_Exercise description:_ Below are records; work out how many of their lines contain "with" and give only that number.

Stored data
+--

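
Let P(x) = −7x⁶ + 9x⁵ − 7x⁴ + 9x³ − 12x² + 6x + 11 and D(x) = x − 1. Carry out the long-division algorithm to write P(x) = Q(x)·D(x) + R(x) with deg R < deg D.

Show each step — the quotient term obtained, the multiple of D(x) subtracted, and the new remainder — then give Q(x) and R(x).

Q(x) = −7x⁵ + 2x⁴ − 5x³ + 4x² − 8x − 2; R(x) = 9

Step 1: lead(−7x⁶ + 9x⁵ − 7x⁴ + 9x³ − 12x² + 6x + 11) ÷ lead(D) = −7x⁶ ÷ x = −7x⁵. Subtract (−7x⁵)·D = −7x⁶ + 7x⁵. Remainder: 2x⁵ − 7x⁴ + 9x³ − 12x² + 6x + 11.
Step 2: lead(2x⁵ − 7x⁴ + 9x³ − 12x² + 6x + 11) ÷ lead(D) = 2x⁵ ÷ x = 2x⁴. Subtract (2x⁴)·D = 2x⁵ − 2x⁴. Remainder: −5x⁴ + 9x³ − 12x² + 6x + 11.
Step 3: lead(−5x⁴ + 9x³ − 12x² + 6x + 11) ÷ lead(D) = −5x⁴ ÷ x = −5x³. Subtract (−5x³)·D = −5x⁴ + 5x³. Remainder: 4x³ − 12x² + 6x + 11.
Step 4: lead(4x³ − 12x² + 6x + 11) ÷ lead(D) = 4x³ ÷ x = 4x². Subtract (4x²)·D = 4x³ − 4x². Remainder: −8x² + 6x + 11.
Step 5: lead(−8x² + 6x + 11) ÷ lead(D) = −8x² ÷ x = −8x. Subtract (−8x)·D = −8x² + 8x. Remainder: −2x + 11.
Step 6: lead(−2x + 11) ÷ lead(D) = −2x ÷ x = −2. Subtract (−2)·D = −2x + 2. Remainder: 9.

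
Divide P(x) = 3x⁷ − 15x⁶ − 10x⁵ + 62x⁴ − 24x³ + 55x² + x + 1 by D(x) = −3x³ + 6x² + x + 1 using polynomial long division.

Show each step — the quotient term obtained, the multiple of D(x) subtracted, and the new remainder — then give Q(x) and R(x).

Q(x) = −x⁴ + 3x³ + 9x² − 2x + 8; R(x) = −5x − 7

Step 1: lead(3x⁷ − 15x⁶ − 10x⁵ + 62x⁴ − 24x³ + 55x² + x + 1) ÷ lead(D) = 3x⁷ ÷ −3x³ = −x⁴. Subtract (−x⁴)·D = 3x⁷ − 6x⁶ − x⁵ − x⁴. Remainder: −9x⁶ − 9x⁵ + 63x⁴ − 24x³ + 55x² + x + 1.
Step 2: lead(−9x⁶ − 9x⁵ + 63x⁴ − 24x³ + 55x² + x + 1) ÷ lead(D) = −9x⁶ ÷ −3x³ = 3x³. Subtract (3x³)·D = −9x⁶ + 18x⁵ + 3x⁴ + 3x³. Remainder: −27x⁵ + 60x⁴ − 27x³ + 55x² + x + 1.
Step 3: lead(−27x⁵ + 60x⁴ − 27x³ + 55x² + x + 1) ÷ lead(D) = −27x⁵ ÷ −3x³ = 9x². Subtract (9x²)·D = −27x⁵ + 54x⁴ + 9x³ + 9x². Remainder: 6x⁴ − 36x³ + 46x² + x + 1.
Step 4: lead(6x⁴ − 36x³ + 46x² + x + 1) ÷ lead(D) = 6x⁴ ÷ −3x³ = −2x. Subtract (−2x)·D = 6x⁴ − 12x³ − 2x² − 2x. Remainder: −24x³ + 48x² + 3x + 1.
Step 5: lead(−24x³ + 48x² + 3x + 1) ÷ lead(D) = −24x³ ÷ −3x³ = 8. Subtract (8)·D = −24x³ + 48x² + 8x + 8. Remainder: −5x − 7.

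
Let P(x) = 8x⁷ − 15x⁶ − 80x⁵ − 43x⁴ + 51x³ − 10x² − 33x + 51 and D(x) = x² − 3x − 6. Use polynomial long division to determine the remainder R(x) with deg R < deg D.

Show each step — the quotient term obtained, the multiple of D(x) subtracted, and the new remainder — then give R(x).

Step 1: lead(8x⁷ − 15x⁶ − 80x⁵ − 43x⁴ + 51x³ − 10x² − 33x + 51) ÷ lead(D) = 8x⁷ ÷ x² = 8x⁵. Subtract (8x⁵)·D = 8x⁷ − 24x⁶ − 48x⁵. Remainder: 9x⁶ − 32x⁵ − 43x⁴ + 51x³ − 10x² − 33x + 51.
Step 2: lead(9x⁶ − 32x⁵ − 43x⁴ + 51x³ − 10x² − 33x + 51) ÷ lead(D) = 9x⁶ ÷ x² = 9x⁴. Subtract (9x⁴)·D = 9x⁶ − 27x⁵ − 54x⁴. Remainder: −5x⁵ + 11x⁴ + 51x³ − 10x² − 33x + 51.
Step 3: lead(−5x⁵ + 11x⁴ + 51x³ − 10x² − 33x + 51) ÷ lead(D) = −5x⁵ ÷ x² = −5x³. Subtract (−5x³)·D = −5x⁵ + 15x⁴ + 30x³. Remainder: −4x⁴ + 21x³ − 10x² − 33x + 51.
Step 4: lead(−4x⁴ + 21x³ − 10x² − 33x + 51) ÷ lead(D) = −4x⁴ ÷ x² = −4x². Subtract (−4x²)·D = −4x⁴ + 12x³ + 24x². Remainder: 9x³ − 34x² − 33x + 51.
Step 5: lead(9x³ − 34x² − 33x + 51) ÷ lead(D) = 9x³ ÷ x² = 9x. Subtract (9x)·D = 9x³ − 27x² − 54x. Remainder: −7x² + 21x + 51.
Step 6: lead(−7x² + 21x + 51) ÷ lead(D) = −7x² ÷ x² = −7. Subtract (−7)·D = −7x² + 21x + 42. Remainder: 9.

R(x) = 9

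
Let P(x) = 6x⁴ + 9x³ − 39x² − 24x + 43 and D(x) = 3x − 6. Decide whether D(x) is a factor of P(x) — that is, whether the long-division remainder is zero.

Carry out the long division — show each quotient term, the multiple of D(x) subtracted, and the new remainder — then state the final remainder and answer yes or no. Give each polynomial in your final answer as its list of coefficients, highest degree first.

Step 1: lead(6x⁴ + 9x³ − 39x² − 24x + 43) ÷ lead(D) = 6x⁴ ÷ 3x = 2x³. Subtract (2x³)·D = 6x⁴ − 12x³. Remainder: 21x³ − 39x² − 24x + 43.
Step 2: lead(21x³ − 39x² − 24x + 43) ÷ lead(D) = 21x³ ÷ 3x = 7x². Subtract (7x²)·D = 21x³ − 42x². Remainder: 3x² − 24x + 43.
Step 3: lead(3x² − 24x + 43) ÷ lead(D) = 3x² ÷ 3x = x. Subtract (x)·D = 3x² − 6x. Remainder: −18x + 43.
Step 4: lead(−18x + 43) ÷ lead(D) = −18x ÷ 3x = −6. Subtract (−6)·D = −18x + 36. Remainder: 7.

R = [7], so D(x) is not a factor of P(x). no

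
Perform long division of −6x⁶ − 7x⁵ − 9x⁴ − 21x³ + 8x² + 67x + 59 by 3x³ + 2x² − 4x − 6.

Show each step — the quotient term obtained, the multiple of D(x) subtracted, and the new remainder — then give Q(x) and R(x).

Q(x) = −2x³ − x² − 5x − 9; R(x) = x + 5

Step 1: lead(−6x⁶ − 7x⁵ − 9x⁴ − 21x³ + 8x² + 67x + 59) ÷ lead(D) = −6x⁶ ÷ 3x³ = −2x³. Subtract (−2x³)·D = −6x⁶ − 4x⁵ + 8x⁴ + 12x³. Remainder: −3x⁵ − 17x⁴ − 33x³ + 8x² + 67x + 59.
Step 2: lead(−3x⁵ − 17x⁴ − 33x³ + 8x² + 67x + 59) ÷ lead(D) = −3x⁵ ÷ 3x³ = −x². Subtract (−x²)·D = −3x⁵ − 2x⁴ + 4x³ + 6x². Remainder: −15x⁴ − 37x³ + 2x² + 67x + 59.
Step 3: lead(−15x⁴ − 37x³ + 2x² + 67x + 59) ÷ lead(D) = −15x⁴ ÷ 3x³ = −5x. Subtract (−5x)·D = −15x⁴ − 10x³ + 20x² + 30x. Remainder: −27x³ − 18x² + 37x + 59.
Step 4: lead(−27x³ − 18x² + 37x + 59) ÷ lead(D) = −27x³ ÷ 3x³ = −9. Subtract (−9)·D = −27x³ − 18x² + 36x + 54. Remainder: x + 5.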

+--

_Answer to this task:_ 2